** SOURCE MATERIAL follows **

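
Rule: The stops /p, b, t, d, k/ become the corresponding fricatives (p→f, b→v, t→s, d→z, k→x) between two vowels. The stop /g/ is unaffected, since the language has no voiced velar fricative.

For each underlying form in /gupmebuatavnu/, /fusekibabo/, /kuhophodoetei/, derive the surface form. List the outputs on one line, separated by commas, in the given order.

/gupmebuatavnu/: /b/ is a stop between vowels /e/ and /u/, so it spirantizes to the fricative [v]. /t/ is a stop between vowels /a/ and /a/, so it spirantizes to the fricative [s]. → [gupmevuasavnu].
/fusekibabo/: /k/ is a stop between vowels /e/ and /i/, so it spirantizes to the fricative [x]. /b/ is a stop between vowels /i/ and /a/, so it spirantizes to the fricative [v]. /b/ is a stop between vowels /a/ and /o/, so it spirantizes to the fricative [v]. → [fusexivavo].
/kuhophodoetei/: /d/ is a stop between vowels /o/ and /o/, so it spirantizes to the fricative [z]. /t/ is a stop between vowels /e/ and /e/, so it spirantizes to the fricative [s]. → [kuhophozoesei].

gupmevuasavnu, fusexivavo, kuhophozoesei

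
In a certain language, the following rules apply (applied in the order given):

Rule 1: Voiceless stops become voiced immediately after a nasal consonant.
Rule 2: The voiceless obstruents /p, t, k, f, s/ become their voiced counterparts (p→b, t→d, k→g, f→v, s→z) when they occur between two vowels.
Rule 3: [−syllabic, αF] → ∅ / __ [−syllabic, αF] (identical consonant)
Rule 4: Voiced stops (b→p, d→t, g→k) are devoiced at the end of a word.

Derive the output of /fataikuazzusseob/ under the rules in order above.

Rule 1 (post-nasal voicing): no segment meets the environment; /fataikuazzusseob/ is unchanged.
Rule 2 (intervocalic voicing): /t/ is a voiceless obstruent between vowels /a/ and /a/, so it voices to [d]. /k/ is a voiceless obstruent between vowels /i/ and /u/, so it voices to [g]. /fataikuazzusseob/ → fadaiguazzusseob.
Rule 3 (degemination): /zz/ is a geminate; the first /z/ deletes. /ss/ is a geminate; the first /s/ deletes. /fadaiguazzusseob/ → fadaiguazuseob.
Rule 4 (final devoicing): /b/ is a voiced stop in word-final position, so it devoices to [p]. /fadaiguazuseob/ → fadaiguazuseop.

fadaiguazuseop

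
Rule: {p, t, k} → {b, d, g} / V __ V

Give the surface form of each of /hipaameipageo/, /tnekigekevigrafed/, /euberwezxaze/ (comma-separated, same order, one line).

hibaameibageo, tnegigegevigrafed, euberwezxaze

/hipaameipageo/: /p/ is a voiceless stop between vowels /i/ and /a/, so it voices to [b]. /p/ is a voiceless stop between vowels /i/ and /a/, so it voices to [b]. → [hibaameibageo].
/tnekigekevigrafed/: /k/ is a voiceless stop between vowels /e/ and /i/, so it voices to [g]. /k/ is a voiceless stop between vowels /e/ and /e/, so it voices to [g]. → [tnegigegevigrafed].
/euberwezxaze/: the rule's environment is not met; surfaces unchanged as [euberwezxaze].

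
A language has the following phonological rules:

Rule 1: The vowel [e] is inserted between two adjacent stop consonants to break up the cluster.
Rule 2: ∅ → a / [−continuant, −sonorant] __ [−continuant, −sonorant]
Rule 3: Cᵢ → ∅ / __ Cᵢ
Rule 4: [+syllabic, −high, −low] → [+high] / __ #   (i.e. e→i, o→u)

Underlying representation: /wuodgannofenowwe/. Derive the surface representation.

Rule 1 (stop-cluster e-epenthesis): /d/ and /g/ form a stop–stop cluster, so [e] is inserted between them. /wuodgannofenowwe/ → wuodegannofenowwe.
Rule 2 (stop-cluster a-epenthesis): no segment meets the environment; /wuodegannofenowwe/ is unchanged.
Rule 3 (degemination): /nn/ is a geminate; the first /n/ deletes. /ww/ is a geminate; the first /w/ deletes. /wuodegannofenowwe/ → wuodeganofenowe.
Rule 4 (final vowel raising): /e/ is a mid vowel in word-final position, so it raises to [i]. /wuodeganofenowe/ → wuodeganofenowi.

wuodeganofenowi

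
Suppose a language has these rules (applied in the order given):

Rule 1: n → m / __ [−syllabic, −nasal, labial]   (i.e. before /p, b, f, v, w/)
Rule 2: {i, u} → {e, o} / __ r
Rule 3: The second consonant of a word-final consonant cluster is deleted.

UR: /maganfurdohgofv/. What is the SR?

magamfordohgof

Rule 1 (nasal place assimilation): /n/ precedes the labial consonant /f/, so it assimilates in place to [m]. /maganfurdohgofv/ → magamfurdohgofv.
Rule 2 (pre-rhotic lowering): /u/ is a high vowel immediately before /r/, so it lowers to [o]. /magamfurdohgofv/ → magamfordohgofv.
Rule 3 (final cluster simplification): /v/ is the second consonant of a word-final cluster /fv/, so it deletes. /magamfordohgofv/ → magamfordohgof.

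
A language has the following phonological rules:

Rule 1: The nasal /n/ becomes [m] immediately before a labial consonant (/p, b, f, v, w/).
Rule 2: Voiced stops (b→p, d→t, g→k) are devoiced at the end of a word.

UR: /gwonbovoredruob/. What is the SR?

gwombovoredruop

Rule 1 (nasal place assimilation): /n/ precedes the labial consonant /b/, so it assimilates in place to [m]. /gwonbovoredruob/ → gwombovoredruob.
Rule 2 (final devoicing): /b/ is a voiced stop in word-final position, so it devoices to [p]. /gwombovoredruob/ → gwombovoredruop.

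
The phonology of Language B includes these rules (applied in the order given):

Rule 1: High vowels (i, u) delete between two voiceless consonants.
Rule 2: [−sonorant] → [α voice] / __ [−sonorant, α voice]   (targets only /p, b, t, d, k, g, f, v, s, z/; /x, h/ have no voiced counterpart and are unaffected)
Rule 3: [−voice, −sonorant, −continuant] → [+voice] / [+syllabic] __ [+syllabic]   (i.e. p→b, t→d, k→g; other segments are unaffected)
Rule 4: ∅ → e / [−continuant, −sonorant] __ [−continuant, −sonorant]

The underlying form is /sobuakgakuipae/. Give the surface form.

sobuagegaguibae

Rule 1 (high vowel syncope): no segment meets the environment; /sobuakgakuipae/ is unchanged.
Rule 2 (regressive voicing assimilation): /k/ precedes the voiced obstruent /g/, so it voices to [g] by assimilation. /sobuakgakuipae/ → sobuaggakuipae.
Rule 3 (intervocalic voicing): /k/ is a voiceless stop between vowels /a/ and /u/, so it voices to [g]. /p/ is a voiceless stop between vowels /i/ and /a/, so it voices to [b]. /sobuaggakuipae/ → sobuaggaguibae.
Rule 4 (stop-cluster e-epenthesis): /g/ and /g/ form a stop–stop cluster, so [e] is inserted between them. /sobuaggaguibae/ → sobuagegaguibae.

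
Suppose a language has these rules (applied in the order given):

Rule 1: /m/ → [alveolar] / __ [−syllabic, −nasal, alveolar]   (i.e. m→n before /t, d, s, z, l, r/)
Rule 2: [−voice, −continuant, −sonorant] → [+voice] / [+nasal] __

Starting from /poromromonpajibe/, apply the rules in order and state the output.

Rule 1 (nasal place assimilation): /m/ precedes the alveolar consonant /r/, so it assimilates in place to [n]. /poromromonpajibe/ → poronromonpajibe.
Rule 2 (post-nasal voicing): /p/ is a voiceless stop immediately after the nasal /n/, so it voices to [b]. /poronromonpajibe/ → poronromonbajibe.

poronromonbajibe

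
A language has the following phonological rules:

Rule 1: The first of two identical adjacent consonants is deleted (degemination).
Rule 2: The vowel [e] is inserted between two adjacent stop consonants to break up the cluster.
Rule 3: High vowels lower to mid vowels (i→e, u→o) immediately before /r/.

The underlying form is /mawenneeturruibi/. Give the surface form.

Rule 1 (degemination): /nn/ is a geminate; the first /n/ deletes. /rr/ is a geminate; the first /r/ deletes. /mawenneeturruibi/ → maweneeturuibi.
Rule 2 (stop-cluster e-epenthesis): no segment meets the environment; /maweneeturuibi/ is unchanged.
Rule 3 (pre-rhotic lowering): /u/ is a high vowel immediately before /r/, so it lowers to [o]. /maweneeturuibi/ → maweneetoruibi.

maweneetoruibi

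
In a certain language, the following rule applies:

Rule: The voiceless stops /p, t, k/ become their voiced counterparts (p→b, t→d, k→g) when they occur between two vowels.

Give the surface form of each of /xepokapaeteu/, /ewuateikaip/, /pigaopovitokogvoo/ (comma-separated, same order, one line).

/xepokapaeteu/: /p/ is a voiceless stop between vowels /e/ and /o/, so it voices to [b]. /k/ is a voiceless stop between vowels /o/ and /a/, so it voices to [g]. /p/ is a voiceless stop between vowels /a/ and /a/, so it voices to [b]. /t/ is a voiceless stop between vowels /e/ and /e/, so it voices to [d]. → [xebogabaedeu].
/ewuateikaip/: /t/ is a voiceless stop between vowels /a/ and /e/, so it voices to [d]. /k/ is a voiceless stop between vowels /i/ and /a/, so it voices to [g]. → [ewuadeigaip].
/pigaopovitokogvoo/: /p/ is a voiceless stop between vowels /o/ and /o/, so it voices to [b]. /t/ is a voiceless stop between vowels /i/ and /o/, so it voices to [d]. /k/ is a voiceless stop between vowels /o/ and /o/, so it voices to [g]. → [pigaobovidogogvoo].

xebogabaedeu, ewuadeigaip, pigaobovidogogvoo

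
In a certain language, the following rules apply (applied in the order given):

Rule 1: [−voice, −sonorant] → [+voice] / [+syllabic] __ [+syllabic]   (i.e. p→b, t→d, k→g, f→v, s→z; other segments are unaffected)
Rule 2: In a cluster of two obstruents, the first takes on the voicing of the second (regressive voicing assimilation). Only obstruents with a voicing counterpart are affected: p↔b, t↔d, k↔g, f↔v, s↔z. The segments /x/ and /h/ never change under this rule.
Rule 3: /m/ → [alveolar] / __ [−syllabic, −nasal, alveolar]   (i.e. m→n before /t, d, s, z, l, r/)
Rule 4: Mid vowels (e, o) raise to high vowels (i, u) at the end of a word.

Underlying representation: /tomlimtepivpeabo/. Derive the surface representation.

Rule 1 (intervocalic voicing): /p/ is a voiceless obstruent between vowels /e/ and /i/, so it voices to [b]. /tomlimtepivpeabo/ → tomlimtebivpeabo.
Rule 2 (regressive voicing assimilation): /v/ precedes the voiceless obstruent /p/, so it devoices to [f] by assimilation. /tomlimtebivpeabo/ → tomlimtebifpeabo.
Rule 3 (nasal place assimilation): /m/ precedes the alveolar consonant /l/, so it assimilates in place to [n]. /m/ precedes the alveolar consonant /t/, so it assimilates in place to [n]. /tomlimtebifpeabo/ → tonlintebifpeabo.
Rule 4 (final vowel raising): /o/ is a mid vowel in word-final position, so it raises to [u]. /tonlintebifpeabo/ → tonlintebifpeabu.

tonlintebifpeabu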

** End of SOURCE MATERIAL **
** SOURCE MATERIAL follows **

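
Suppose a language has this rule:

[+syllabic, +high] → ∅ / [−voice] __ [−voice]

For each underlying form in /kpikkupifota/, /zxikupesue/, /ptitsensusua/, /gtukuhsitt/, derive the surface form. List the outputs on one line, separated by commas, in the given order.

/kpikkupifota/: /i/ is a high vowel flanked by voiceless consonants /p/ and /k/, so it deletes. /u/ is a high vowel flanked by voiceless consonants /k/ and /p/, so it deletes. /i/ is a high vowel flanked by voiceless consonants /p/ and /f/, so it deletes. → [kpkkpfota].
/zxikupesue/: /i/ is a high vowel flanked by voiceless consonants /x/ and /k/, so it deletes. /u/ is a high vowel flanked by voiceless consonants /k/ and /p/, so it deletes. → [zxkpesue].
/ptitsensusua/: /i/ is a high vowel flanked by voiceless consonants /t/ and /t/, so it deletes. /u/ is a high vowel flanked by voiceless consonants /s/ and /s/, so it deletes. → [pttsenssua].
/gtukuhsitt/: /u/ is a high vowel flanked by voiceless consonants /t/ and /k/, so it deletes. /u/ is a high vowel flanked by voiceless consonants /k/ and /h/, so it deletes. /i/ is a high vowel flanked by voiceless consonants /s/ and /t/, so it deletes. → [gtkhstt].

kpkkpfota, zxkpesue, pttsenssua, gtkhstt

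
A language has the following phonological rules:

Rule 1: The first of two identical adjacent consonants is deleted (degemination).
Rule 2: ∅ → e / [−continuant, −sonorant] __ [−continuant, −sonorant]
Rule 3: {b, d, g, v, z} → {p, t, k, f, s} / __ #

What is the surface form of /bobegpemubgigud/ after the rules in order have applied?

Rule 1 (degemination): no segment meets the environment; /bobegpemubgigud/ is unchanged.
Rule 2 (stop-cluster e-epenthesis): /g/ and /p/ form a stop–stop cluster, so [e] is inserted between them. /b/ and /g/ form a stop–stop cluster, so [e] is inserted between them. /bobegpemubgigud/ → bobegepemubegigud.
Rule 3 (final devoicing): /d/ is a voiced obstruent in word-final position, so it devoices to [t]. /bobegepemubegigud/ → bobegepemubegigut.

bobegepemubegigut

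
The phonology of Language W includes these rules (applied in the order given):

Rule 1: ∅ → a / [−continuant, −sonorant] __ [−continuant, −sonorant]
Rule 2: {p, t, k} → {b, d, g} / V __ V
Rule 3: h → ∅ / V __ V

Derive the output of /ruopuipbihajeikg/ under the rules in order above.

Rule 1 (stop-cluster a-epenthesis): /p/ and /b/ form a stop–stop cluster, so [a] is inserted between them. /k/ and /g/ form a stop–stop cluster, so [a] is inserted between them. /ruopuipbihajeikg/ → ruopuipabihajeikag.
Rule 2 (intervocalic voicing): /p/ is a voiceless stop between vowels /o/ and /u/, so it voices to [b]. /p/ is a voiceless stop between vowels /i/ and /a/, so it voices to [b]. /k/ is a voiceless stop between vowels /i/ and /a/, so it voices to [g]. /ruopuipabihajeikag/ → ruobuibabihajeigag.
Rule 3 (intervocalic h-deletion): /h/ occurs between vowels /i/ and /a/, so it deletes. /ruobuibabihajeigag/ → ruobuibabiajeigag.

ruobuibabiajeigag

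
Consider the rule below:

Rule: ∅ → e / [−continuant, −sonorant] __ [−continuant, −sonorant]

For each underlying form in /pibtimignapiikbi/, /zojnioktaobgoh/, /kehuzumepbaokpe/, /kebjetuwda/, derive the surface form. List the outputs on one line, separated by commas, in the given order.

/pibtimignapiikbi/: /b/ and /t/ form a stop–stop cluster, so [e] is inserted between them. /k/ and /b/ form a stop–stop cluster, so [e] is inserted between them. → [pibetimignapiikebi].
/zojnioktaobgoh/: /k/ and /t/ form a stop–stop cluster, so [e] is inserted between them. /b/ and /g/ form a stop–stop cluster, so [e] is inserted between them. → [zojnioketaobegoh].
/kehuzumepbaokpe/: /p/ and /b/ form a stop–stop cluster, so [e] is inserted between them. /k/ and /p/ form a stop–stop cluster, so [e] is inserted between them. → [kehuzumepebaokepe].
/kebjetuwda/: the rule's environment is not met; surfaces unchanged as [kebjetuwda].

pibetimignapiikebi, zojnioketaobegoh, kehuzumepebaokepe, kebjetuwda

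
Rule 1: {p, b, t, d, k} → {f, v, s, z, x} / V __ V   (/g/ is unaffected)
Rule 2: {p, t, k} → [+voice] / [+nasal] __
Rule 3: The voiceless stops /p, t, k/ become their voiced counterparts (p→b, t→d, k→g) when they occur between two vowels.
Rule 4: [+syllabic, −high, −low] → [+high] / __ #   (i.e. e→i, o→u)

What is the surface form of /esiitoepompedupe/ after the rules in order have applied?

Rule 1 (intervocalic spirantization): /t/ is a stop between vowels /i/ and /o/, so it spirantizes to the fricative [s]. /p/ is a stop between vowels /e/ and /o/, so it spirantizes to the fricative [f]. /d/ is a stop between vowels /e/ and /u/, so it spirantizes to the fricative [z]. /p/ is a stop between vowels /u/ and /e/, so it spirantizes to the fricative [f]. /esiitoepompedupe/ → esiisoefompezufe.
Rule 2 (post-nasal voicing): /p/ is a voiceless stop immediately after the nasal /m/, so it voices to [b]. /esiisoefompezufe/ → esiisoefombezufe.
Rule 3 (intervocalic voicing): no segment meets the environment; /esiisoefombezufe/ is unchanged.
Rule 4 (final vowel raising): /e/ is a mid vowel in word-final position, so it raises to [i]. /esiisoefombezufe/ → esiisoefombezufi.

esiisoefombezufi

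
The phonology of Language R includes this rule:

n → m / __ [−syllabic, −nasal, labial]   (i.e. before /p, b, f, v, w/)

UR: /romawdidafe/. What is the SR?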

** End of SOURCE MATERIAL **
** SOURCE MATERIAL follows **

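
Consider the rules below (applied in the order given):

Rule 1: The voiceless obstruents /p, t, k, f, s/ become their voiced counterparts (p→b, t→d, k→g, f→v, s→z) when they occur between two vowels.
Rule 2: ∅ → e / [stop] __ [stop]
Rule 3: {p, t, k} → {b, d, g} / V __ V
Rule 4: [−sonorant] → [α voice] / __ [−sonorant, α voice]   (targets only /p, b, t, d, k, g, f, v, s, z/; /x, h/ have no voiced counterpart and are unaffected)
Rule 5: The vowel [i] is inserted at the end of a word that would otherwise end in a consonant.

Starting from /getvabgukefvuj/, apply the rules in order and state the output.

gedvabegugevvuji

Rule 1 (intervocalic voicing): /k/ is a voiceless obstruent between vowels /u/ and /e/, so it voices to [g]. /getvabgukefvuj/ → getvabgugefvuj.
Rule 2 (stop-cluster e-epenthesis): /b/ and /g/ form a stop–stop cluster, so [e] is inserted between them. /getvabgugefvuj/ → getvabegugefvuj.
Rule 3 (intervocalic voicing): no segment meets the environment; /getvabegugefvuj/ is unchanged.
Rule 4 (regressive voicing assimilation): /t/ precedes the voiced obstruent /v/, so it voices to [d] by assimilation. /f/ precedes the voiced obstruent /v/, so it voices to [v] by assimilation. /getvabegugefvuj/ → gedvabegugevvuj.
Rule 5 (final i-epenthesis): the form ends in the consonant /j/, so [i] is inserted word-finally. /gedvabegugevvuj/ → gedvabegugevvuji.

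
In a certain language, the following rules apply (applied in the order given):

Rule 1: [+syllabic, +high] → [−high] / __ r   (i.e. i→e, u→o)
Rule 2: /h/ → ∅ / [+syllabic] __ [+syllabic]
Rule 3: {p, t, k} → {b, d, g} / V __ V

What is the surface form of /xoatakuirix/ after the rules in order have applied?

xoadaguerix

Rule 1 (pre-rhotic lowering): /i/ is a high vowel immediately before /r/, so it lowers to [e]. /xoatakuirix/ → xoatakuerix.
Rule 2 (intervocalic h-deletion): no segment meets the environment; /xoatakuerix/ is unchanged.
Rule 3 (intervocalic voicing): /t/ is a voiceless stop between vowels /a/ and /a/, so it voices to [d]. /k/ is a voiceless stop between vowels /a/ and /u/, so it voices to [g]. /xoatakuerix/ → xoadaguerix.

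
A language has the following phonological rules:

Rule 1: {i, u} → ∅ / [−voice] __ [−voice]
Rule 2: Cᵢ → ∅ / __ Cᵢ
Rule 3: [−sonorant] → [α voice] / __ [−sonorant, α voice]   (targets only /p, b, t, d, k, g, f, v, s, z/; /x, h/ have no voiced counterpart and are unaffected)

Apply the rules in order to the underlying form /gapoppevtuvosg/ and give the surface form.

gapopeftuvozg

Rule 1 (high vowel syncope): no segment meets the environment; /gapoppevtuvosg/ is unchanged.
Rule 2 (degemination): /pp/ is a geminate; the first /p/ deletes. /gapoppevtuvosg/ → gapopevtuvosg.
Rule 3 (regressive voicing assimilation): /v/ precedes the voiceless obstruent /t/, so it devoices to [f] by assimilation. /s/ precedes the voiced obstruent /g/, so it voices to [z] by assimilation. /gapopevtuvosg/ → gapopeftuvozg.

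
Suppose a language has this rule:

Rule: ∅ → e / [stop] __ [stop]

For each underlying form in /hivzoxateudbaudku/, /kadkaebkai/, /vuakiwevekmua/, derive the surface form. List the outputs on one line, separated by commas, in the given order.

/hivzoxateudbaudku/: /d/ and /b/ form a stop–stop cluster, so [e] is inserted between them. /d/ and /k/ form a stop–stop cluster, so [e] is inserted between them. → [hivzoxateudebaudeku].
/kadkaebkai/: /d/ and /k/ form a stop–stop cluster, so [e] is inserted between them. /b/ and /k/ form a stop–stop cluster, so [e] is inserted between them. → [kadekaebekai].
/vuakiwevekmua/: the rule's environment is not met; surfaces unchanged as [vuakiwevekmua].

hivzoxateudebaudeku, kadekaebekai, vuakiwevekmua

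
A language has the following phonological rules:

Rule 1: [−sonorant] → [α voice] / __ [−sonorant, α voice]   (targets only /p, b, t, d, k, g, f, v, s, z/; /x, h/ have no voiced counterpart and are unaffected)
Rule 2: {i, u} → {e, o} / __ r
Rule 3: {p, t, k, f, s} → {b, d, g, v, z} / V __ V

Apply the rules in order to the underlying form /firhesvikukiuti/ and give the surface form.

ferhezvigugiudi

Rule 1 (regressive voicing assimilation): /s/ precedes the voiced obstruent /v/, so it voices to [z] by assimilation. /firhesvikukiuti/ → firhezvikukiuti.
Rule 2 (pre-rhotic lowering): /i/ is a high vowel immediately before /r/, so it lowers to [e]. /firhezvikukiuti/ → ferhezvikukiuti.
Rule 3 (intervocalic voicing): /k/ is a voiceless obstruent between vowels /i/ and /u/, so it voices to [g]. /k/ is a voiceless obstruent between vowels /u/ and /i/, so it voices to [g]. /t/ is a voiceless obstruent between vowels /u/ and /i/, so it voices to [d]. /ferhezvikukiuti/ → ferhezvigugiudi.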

** End of SOURCE MATERIAL **

== EXERCISE PROMPT ==
Using the entries above, give again exactly the lines from the line holding "Rule: The stops" through the line holding "Rule 4: Voiced". Include both end lines and nothing else.

== RESPONSE TO THIS TASK ==
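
Rule: The stops /p, b, t, d, k/ become the corresponding fricatives (p→f, b→v, t→s, d→z, k→x) between two vowels. The stop /g/ is unaffected, since the language has no voiced velar fricative.

For each underlying form in /gupmebuatavnu/, /fusekibabo/, /kuhophodoetei/, derive the surface form. List the outputs on one line, separated by commas, in the given order.

/gupmebuatavnu/: /b/ is a stop between vowels /e/ and /u/, so it spirantizes to the fricative [v]. /t/ is a stop between vowels /a/ and /a/, so it spirantizes to the fricative [s]. → [gupmevuasavnu].
/fusekibabo/: /k/ is a stop between vowels /e/ and /i/, so it spirantizes to the fricative [x]. /b/ is a stop between vowels /i/ and /a/, so it spirantizes to the fricative [v]. /b/ is a stop between vowels /a/ and /o/, so it spirantizes to the fricative [v]. → [fusexivavo].
/kuhophodoetei/: /d/ is a stop between vowels /o/ and /o/, so it spirantizes to the fricative [z]. /t/ is a stop between vowels /e/ and /e/, so it spirantizes to the fricative [s]. → [kuhophozoesei].

gupmevuasavnu, fusexivavo, kuhophozoesei

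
In a certain language, the following rules apply (applied in the order given):

Rule 1: Voiceless stops become voiced immediately after a nasal consonant.
Rule 2: The voiceless obstruents /p, t, k, f, s/ become their voiced counterparts (p→b, t→d, k→g, f→v, s→z) when they occur between two vowels.
Rule 3: [−syllabic, αF] → ∅ / __ [−syllabic, αF] (identical consonant)
Rule 4: Voiced stops (b→p, d→t, g→k) are devoiced at the end of a word.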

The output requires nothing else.